**Task to complete**
From the listing below, output only the lines starting at the line that has "Four firms are" and ending at the line that has "A group of 3", exactly as they appear, ends included.

------------------------------------------------

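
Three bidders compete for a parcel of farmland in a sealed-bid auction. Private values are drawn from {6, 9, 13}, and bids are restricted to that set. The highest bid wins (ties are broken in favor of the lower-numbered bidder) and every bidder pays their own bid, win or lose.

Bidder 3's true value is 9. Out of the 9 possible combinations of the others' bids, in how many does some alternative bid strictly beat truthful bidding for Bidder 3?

Others bid (6, 9): truth gives -9; bid 13 gives -4 > -9. Violating.
Others bid (6, 13): truth gives -9; bid 6 gives -6 > -9. Violating.
Others bid (9, 6): truth gives -9; bid 13 gives -4 > -9. Violating.
Others bid (9, 9): truth gives -9; bid 13 gives -4 > -9. Violating.
Others bid (6, 6): truth gives 0; no alternative beats it.
(Checking all 9 profiles: 8 have a profitable deviation, 1 does not.)

8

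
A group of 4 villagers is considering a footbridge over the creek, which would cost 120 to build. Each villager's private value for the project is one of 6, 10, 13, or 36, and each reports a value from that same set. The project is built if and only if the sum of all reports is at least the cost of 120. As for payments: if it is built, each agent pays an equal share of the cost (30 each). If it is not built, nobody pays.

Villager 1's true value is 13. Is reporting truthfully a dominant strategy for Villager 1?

Consider the case where Villager 2 reports 36, Villager 3 reports 36 and Villager 4 reports 36.
Truthful report 13: project built, pays 30, utility 13 - 30 = -17.
Report 6 instead: project not built, utility 0.
Since 0 > -17, reporting 6 is strictly better here, so truthful reporting is not dominant.

No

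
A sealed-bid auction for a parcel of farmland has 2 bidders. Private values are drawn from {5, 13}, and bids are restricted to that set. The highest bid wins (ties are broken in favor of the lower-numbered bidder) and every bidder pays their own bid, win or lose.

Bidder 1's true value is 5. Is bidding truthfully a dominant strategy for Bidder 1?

Yes

Check each profile of the others' bids and compare truth against every alternative bid.
Others bid (5): truth gives 0, best alternative gives -8.
Others bid (13): truth gives -5, best alternative gives -8.
In every case the truthful bid is at least as good as any alternative, so it is a dominant strategy.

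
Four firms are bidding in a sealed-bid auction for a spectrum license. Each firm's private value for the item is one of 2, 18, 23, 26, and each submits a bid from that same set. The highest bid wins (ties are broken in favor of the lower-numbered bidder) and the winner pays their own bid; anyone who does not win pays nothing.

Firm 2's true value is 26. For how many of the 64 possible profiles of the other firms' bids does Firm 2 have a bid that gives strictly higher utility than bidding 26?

18

Others bid (2, 2, 2): truth gives 0; bid 18 gives 8 > 0. Violating.
Others bid (2, 2, 18): truth gives 0; bid 18 gives 8 > 0. Violating.
Others bid (2, 2, 23): truth gives 0; bid 23 gives 3 > 0. Violating.
Others bid (2, 18, 2): truth gives 0; bid 18 gives 8 > 0. Violating.
Others bid (2, 2, 26): truth gives 0; no alternative beats it.
Others bid (2, 18, 26): truth gives 0; no alternative beats it.
(Checking all 64 profiles: 18 have a profitable deviation, 46 do not.)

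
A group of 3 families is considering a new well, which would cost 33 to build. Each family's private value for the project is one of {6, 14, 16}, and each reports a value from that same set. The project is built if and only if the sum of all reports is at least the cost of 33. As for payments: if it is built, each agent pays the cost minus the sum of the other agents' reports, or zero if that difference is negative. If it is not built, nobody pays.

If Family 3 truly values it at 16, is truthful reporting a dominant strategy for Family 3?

Yes

Check each profile of the others' reports and compare truth against every alternative report.
Others report (16, 16): truth gives 15, best alternative gives 15.
Others report (14, 16): truth gives 13, best alternative gives 13.
Others report (16, 14): truth gives 13, best alternative gives 13.
Others report (14, 14): truth gives 11, best alternative gives 11.
Others report (6, 16): truth gives 5, best alternative gives 5.
Others report (16, 6): truth gives 5, best alternative gives 5.
(Remaining 3 profiles checked similarly; truth is weakly best in each.)
In every case the truthful report is at least as good as any alternative, so it is a dominant strategy.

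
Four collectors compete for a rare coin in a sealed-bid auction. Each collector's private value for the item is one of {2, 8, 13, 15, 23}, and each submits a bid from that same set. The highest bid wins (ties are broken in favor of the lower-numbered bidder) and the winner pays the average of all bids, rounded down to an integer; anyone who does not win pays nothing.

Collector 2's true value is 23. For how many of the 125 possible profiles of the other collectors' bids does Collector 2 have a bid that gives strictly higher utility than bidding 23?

Others bid (2, 2, 2): truth gives 16; bid 8 gives 20 > 16. Violating.
Others bid (2, 2, 8): truth gives 15; bid 8 gives 18 > 15. Violating.
Others bid (2, 2, 13): truth gives 13; bid 13 gives 16 > 13. Violating.
Others bid (2, 2, 15): truth gives 13; bid 15 gives 15 > 13. Violating.
Others bid (2, 2, 23): truth gives 11; no alternative beats it.
Others bid (2, 8, 23): truth gives 9; no alternative beats it.
(Checking all 125 profiles: 48 have a profitable deviation, 77 do not.)

48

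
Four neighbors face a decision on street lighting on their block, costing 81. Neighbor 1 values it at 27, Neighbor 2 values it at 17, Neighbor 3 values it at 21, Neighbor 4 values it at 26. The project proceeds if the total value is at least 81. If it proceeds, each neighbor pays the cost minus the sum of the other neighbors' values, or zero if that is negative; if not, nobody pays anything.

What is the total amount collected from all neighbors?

Total value 91 ≥ cost 81, so it is built.
Neighbor 1: others sum to 64; max(0, 81 - 64) = 17.
Neighbor 2: others sum to 74; max(0, 81 - 74) = 7.
Neighbor 3: others sum to 70; max(0, 81 - 70) = 11.
Neighbor 4: others sum to 65; max(0, 81 - 65) = 16.
Total collected = 17 + 7 + 11 + 16 = 51.

51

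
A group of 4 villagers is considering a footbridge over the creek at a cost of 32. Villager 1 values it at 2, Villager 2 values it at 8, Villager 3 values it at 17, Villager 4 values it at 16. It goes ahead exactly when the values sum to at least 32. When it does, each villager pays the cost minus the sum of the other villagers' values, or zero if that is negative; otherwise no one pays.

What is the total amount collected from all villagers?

11

Total value 43 ≥ cost 32, so it is built.
Villager 1: others sum to 41; max(0, 32 - 41) = 0.
Villager 2: others sum to 35; max(0, 32 - 35) = 0.
Villager 3: others sum to 26; max(0, 32 - 26) = 6.
Villager 4: others sum to 27; max(0, 32 - 27) = 5.
Total collected = 0 + 0 + 6 + 5 = 11.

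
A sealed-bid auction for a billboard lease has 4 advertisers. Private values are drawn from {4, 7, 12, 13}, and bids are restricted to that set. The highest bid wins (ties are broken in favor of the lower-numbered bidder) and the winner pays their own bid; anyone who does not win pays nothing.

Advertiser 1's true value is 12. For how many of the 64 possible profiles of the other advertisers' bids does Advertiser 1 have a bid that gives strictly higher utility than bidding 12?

8

Others bid (4, 4, 4): truth gives 0; bid 4 gives 8 > 0. Violating.
Others bid (4, 4, 7): truth gives 0; bid 7 gives 5 > 0. Violating.
Others bid (4, 7, 4): truth gives 0; bid 7 gives 5 > 0. Violating.
Others bid (4, 7, 7): truth gives 0; bid 7 gives 5 > 0. Violating.
Others bid (4, 4, 12): truth gives 0; no alternative beats it.
Others bid (4, 4, 13): truth gives 0; no alternative beats it.
(Checking all 64 profiles: 8 have a profitable deviation, 56 do not.)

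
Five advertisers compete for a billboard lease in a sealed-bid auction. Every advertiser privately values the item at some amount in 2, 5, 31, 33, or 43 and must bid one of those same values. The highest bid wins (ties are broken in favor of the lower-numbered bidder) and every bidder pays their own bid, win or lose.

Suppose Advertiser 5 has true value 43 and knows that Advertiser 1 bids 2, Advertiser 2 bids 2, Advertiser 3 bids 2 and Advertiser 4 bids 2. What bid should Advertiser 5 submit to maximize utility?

5

Bid 2: loses but pays 2, utility -2.
Bid 5: wins, pays 5, utility 43 - 5 = 38.
Bid 31: wins, pays 31, utility 43 - 31 = 12.
Bid 33: wins, pays 33, utility 43 - 33 = 10.
Bid 43: wins, pays 43, utility 43 - 43 = 0.
The best choice is 5 with utility 38.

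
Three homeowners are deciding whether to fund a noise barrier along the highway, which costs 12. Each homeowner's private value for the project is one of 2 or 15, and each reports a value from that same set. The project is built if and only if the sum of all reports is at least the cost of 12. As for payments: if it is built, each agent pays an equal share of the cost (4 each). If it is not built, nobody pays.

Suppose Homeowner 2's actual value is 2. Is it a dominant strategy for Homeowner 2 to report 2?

Yes

Check each profile of the others' reports and compare truth against every alternative report.
Others report (2, 2): truth gives 0, best alternative gives -2.
Others report (2, 15): truth gives -2, best alternative gives -2.
Others report (15, 2): truth gives -2, best alternative gives -2.
Others report (15, 15): truth gives -2, best alternative gives -2.
In every case the truthful report is at least as good as any alternative, so it is a dominant strategy.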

------------------------------------------------

**Answer space**
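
Four firms are bidding in a sealed-bid auction for a spectrum license. Each firm's private value for the item is one of 2, 18, 23, 26, and each submits a bid from that same set. The highest bid wins (ties are broken in favor of the lower-numbered bidder) and the winner pays their own bid; anyone who does not win pays nothing.

Firm 2's true value is 26. For how many of the 64 possible profiles of the other firms' bids does Firm 2 have a bid that gives strictly higher utility than bidding 26?

18

Others bid (2, 2, 2): truth gives 0; bid 18 gives 8 > 0. Violating.
Others bid (2, 2, 18): truth gives 0; bid 18 gives 8 > 0. Violating.
Others bid (2, 2, 23): truth gives 0; bid 23 gives 3 > 0. Violating.
Others bid (2, 18, 2): truth gives 0; bid 18 gives 8 > 0. Violating.
Others bid (2, 2, 26): truth gives 0; no alternative beats it.
Others bid (2, 18, 26): truth gives 0; no alternative beats it.
(Checking all 64 profiles: 18 have a profitable deviation, 46 do not.)

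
A group of 3 families is considering a new well, which would cost 33 to build. Each family's private value for the project is one of {6, 14, 16}, and each reports a value from that same set. The project is built if and only if the sum of all reports is at least the cost of 33. As for payments: if it is built, each agent pays the cost minus the sum of the other agents' reports, or zero if that difference is negative. If it is not built, nobody pays.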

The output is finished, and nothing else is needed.